Directions for this task: Go through the records and give each one again exactly.

Recorded information:
--- START ---
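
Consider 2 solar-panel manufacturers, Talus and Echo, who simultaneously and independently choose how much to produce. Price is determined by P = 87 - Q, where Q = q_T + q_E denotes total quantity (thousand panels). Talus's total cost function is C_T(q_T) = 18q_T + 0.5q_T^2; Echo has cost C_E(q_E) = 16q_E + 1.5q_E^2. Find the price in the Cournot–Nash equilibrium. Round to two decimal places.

57.14

Talus's profit: π_T = (87 - Q)q_T - (18q_T + (1/2)q_T²). Setting ∂π_T/∂q_T = 0: 69 - 3q_T - (q_E) = 0.
Echo's profit: π_E = (87 - Q)q_E - (16q_E + (3/2)q_E²). Setting ∂π_E/∂q_E = 0: 71 - 5q_E - (q_T) = 0.
Rearranging gives the reaction functions q_T = (69 - q_E)/3 and q_E = (71 - q_T)/5.
Substituting one into the other gives q_T = 137/7 and q_E = 72/7.
Total output Q = 209/7, so price P = 87 - 209/7 = 400/7.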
--- END ---
Your solution:
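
Consider 2 solar-panel manufacturers, Talus and Echo, who simultaneously and independently choose how much to produce. Price is determined by P = 87 - Q, where Q = q_T + q_E denotes total quantity (thousand panels). Talus's total cost function is C_T(q_T) = 18q_T + 0.5q_T^2; Echo has cost C_E(q_E) = 16q_E + 1.5q_E^2. Find the price in the Cournot–Nash equilibrium. Round to two decimal places.

57.14

Talus's profit: π_T = (87 - Q)q_T - (18q_T + (1/2)q_T²). Setting ∂π_T/∂q_T = 0: 69 - 3q_T - (q_E) = 0.
Echo's profit: π_E = (87 - Q)q_E - (16q_E + (3/2)q_E²). Setting ∂π_E/∂q_E = 0: 71 - 5q_E - (q_T) = 0.
Rearranging gives the reaction functions q_T = (69 - q_E)/3 and q_E = (71 - q_T)/5.
Substituting one into the other gives q_T = 137/7 and q_E = 72/7.
Total output Q = 209/7, so price P = 87 - 209/7 = 400/7.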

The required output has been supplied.